> _What you are asked to do_:
Set down only what runs from the line containing "Graph G1 (n=10): edges" through the last line of the data, exactly as it reads.

> _Records to process_:
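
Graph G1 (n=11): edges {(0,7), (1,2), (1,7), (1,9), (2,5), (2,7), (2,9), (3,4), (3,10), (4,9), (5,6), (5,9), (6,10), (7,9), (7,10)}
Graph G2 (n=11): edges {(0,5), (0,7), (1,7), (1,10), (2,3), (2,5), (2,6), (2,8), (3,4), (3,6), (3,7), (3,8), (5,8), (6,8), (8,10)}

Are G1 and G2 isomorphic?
Yes, isomorphic

The graphs are isomorphic.
One valid mapping φ: V(G1) → V(G2): 0→4, 1→6, 2→2, 3→1, 4→10, 5→5, 6→0, 7→3, 8→9, 9→8, 10→7

Verify φ preserves adjacency — for each edge of G1, its image is an edge of G2:
  (0,7) → (φ(0),φ(7)) = (3,4) ∈ E(G2) ✓
  (1,2) → (φ(1),φ(2)) = (2,6) ∈ E(G2) ✓
  (1,7) → (φ(1),φ(7)) = (3,6) ∈ E(G2) ✓
  (1,9) → (φ(1),φ(9)) = (6,8) ∈ E(G2) ✓
  (2,5) → (φ(2),φ(5)) = (2,5) ∈ E(G2) ✓
  (2,7) → (φ(2),φ(7)) = (2,3) ∈ E(G2) ✓
  (2,9) → (φ(2),φ(9)) = (2,8) ∈ E(G2) ✓
  (3,4) → (φ(3),φ(4)) = (1,10) ∈ E(G2) ✓
  (3,10) → (φ(3),φ(10)) = (1,7) ∈ E(G2) ✓
  (4,9) → (φ(4),φ(9)) = (8,10) ∈ E(G2) ✓
  (5,6) → (φ(5),φ(6)) = (0,5) ∈ E(G2) ✓
  (5,9) → (φ(5),φ(9)) = (5,8) ∈ E(G2) ✓
  (6,10) → (φ(6),φ(10)) = (0,7) ∈ E(G2) ✓
  (7,9) → (φ(7),φ(9)) = (3,8) ∈ E(G2) ✓
  (7,10) → (φ(7),φ(10)) = (3,7) ∈ E(G2) ✓
All 15 edges of G1 map to edges of G2, and |E(G1)| = |E(G2)| = 15, so φ is a bijection on edges as well as vertices. Hence G1 ≅ G2.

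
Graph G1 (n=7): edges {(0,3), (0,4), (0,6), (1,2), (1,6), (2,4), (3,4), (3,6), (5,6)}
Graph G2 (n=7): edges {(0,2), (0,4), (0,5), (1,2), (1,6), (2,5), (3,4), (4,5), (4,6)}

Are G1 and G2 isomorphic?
Yes, isomorphic

The graphs are isomorphic.
One valid mapping φ: V(G1) → V(G2): 0→0, 1→6, 2→1, 3→5, 4→2, 5→3, 6→4

Verify φ preserves adjacency — for each edge of G1, its image is an edge of G2:
  (0,3) → (φ(0),φ(3)) = (0,5) ∈ E(G2) ✓
  (0,4) → (φ(0),φ(4)) = (0,2) ∈ E(G2) ✓
  (0,6) → (φ(0),φ(6)) = (0,4) ∈ E(G2) ✓
  (1,2) → (φ(1),φ(2)) = (1,6) ∈ E(G2) ✓
  (1,6) → (φ(1),φ(6)) = (4,6) ∈ E(G2) ✓
  (2,4) → (φ(2),φ(4)) = (1,2) ∈ E(G2) ✓
  (3,4) → (φ(3),φ(4)) = (2,5) ∈ E(G2) ✓
  (3,6) → (φ(3),φ(6)) = (4,5) ∈ E(G2) ✓
  (5,6) → (φ(5),φ(6)) = (3,4) ∈ E(G2) ✓
All 9 edges of G1 map to edges of G2, and |E(G1)| = |E(G2)| = 9, so φ is a bijection on edges as well as vertices. Hence G1 ≅ G2.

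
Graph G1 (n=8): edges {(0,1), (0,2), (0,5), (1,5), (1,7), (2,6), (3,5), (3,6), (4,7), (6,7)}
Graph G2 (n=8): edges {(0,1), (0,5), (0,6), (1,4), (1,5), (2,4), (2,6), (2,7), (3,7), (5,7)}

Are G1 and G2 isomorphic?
Yes, isomorphic

The graphs are isomorphic.
One valid mapping φ: V(G1) → V(G2): 0→1, 1→5, 2→4, 3→6, 4→3, 5→0, 6→2, 7→7

Verify φ preserves adjacency — for each edge of G1, its image is an edge of G2:
  (0,1) → (φ(0),φ(1)) = (1,5) ∈ E(G2) ✓
  (0,2) → (φ(0),φ(2)) = (1,4) ∈ E(G2) ✓
  (0,5) → (φ(0),φ(5)) = (0,1) ∈ E(G2) ✓
  (1,5) → (φ(1),φ(5)) = (0,5) ∈ E(G2) ✓
  (1,7) → (φ(1),φ(7)) = (5,7) ∈ E(G2) ✓
  (2,6) → (φ(2),φ(6)) = (2,4) ∈ E(G2) ✓
  (3,5) → (φ(3),φ(5)) = (0,6) ∈ E(G2) ✓
  (3,6) → (φ(3),φ(6)) = (2,6) ∈ E(G2) ✓
  (4,7) → (φ(4),φ(7)) = (3,7) ∈ E(G2) ✓
  (6,7) → (φ(6),φ(7)) = (2,7) ∈ E(G2) ✓
All 10 edges of G1 map to edges of G2, and |E(G1)| = |E(G2)| = 10, so φ is a bijection on edges as well as vertices. Hence G1 ≅ G2.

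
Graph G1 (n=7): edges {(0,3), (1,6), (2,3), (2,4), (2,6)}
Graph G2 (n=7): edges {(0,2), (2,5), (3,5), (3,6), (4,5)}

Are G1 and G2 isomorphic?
Yes, isomorphic

The graphs are isomorphic.
One valid mapping φ: V(G1) → V(G2): 0→6, 1→0, 2→5, 3→3, 4→4, 5→1, 6→2

Verify φ preserves adjacency — for each edge of G1, its image is an edge of G2:
  (0,3) → (φ(0),φ(3)) = (3,6) ∈ E(G2) ✓
  (1,6) → (φ(1),φ(6)) = (0,2) ∈ E(G2) ✓
  (2,3) → (φ(2),φ(3)) = (3,5) ∈ E(G2) ✓
  (2,4) → (φ(2),φ(4)) = (4,5) ∈ E(G2) ✓
  (2,6) → (φ(2),φ(6)) = (2,5) ∈ E(G2) ✓
All 5 edges of G1 map to edges of G2, and |E(G1)| = |E(G2)| = 5, so φ is a bijection on edges as well as vertices. Hence G1 ≅ G2.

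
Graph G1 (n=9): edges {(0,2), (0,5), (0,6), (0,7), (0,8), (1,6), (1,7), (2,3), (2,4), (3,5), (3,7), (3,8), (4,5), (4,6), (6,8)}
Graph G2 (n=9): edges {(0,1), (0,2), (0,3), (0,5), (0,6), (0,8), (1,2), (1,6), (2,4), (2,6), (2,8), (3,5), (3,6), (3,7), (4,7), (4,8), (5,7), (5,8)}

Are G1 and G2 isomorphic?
No, not isomorphic

The graphs are NOT isomorphic.

Counting triangles (3-cliques): G1 has 1, G2 has 10.
Triangle count is an isomorphism invariant, so differing triangle counts rule out isomorphism.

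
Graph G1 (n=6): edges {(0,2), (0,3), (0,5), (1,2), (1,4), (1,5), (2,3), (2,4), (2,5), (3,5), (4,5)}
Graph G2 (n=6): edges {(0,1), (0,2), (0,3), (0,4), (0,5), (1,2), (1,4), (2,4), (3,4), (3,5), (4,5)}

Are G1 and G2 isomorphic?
Yes, isomorphic

The graphs are isomorphic.
One valid mapping φ: V(G1) → V(G2): 0→5, 1→2, 2→0, 3→3, 4→1, 5→4

Verify φ preserves adjacency — for each edge of G1, its image is an edge of G2:
  (0,2) → (φ(0),φ(2)) = (0,5) ∈ E(G2) ✓
  (0,3) → (φ(0),φ(3)) = (3,5) ∈ E(G2) ✓
  (0,5) → (φ(0),φ(5)) = (4,5) ∈ E(G2) ✓
  (1,2) → (φ(1),φ(2)) = (0,2) ∈ E(G2) ✓
  (1,4) → (φ(1),φ(4)) = (1,2) ∈ E(G2) ✓
  (1,5) → (φ(1),φ(5)) = (2,4) ∈ E(G2) ✓
  (2,3) → (φ(2),φ(3)) = (0,3) ∈ E(G2) ✓
  (2,4) → (φ(2),φ(4)) = (0,1) ∈ E(G2) ✓
  (2,5) → (φ(2),φ(5)) = (0,4) ∈ E(G2) ✓
  (3,5) → (φ(3),φ(5)) = (3,4) ∈ E(G2) ✓
  (4,5) → (φ(4),φ(5)) = (1,4) ∈ E(G2) ✓
All 11 edges of G1 map to edges of G2, and |E(G1)| = |E(G2)| = 11, so φ is a bijection on edges as well as vertices. Hence G1 ≅ G2.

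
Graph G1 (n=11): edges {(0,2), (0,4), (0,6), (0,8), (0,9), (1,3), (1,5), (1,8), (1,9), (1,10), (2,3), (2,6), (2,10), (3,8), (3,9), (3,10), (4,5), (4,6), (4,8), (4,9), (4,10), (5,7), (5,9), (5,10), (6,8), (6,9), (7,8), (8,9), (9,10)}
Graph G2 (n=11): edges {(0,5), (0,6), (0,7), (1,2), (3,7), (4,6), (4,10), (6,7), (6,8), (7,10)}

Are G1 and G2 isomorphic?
No, not isomorphic

The graphs are NOT isomorphic.

Connected components of G1: 1 component(s) with vertex sets [[0, 1, 2, 3, 4, 5, 6, 7, 8, 9, 10]], sizes [11].
Connected components of G2: 3 component(s) with vertex sets [[9], [1, 2], [0, 3, 4, 5, 6, 7, 8, 10]], sizes [1, 2, 8].
The number of connected components (and the multiset of component sizes) is an isomorphism invariant — an isomorphism maps each component of G1 bijectively onto a component of G2. Since G1 has 1 component(s) and G2 has 3, they cannot be isomorphic.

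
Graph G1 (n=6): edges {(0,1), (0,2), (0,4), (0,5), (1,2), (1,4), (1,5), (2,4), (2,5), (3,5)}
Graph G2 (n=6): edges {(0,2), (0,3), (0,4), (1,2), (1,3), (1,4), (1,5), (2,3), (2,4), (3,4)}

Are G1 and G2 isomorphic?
Yes, isomorphic

The graphs are isomorphic.
One valid mapping φ: V(G1) → V(G2): 0→3, 1→2, 2→4, 3→5, 4→0, 5→1

Verify φ preserves adjacency — for each edge of G1, its image is an edge of G2:
  (0,1) → (φ(0),φ(1)) = (2,3) ∈ E(G2) ✓
  (0,2) → (φ(0),φ(2)) = (3,4) ∈ E(G2) ✓
  (0,4) → (φ(0),φ(4)) = (0,3) ∈ E(G2) ✓
  (0,5) → (φ(0),φ(5)) = (1,3) ∈ E(G2) ✓
  (1,2) → (φ(1),φ(2)) = (2,4) ∈ E(G2) ✓
  (1,4) → (φ(1),φ(4)) = (0,2) ∈ E(G2) ✓
  (1,5) → (φ(1),φ(5)) = (1,2) ∈ E(G2) ✓
  (2,4) → (φ(2),φ(4)) = (0,4) ∈ E(G2) ✓
  (2,5) → (φ(2),φ(5)) = (1,4) ∈ E(G2) ✓
  (3,5) → (φ(3),φ(5)) = (1,5) ∈ E(G2) ✓
All 10 edges of G1 map to edges of G2, and |E(G1)| = |E(G2)| = 10, so φ is a bijection on edges as well as vertices. Hence G1 ≅ G2.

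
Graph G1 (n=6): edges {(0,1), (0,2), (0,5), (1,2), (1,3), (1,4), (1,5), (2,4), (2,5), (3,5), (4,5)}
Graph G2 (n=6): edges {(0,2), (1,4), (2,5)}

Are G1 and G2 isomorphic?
No, not isomorphic

The graphs are NOT isomorphic.

Counting triangles (3-cliques): G1 has 8, G2 has 0.
Triangle count is an isomorphism invariant, so differing triangle counts rule out isomorphism.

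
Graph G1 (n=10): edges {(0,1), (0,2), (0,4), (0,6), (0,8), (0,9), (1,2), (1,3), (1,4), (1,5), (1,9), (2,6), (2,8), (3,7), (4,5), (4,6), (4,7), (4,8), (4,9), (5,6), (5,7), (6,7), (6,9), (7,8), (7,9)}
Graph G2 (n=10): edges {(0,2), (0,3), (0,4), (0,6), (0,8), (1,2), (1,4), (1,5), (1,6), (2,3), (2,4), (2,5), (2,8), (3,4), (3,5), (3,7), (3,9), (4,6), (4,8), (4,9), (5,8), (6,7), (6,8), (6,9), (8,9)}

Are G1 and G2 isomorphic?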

> _Solution to this exercise_:
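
Graph G1 (n=10): edges {(0,1), (0,2), (0,4), (0,6), (0,8), (0,9), (1,2), (1,3), (1,4), (1,5), (1,9), (2,6), (2,8), (3,7), (4,5), (4,6), (4,7), (4,8), (4,9), (5,6), (5,7), (6,7), (6,9), (7,8), (7,9)}
Graph G2 (n=10): edges {(0,2), (0,3), (0,4), (0,6), (0,8), (1,2), (1,4), (1,5), (1,6), (2,3), (2,4), (2,5), (2,8), (3,4), (3,5), (3,7), (3,9), (4,6), (4,8), (4,9), (5,8), (6,7), (6,8), (6,9), (8,9)}

Are G1 and G2 isomorphic?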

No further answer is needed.